Records
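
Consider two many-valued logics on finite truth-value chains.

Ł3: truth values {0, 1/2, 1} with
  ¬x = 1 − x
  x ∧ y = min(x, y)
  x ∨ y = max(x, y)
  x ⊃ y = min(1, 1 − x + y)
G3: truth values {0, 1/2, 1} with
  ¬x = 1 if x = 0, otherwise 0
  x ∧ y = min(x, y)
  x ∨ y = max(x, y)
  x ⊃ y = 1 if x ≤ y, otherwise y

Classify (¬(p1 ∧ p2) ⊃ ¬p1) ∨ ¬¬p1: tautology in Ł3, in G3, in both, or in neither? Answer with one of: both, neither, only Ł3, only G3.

In Ł3: at p1 = 1/2, p2 = 0 the value is 1/2 — not a tautology.
In G3: every assignment gives 1 — tautology.

only G3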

Task goal
Within the entries, find all lines holding "otherwise" and copy each one.

Final answer
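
  ¬x = 1 if x = 0, otherwise 0
  x ⊃ y = 1 if x ≤ y, otherwise y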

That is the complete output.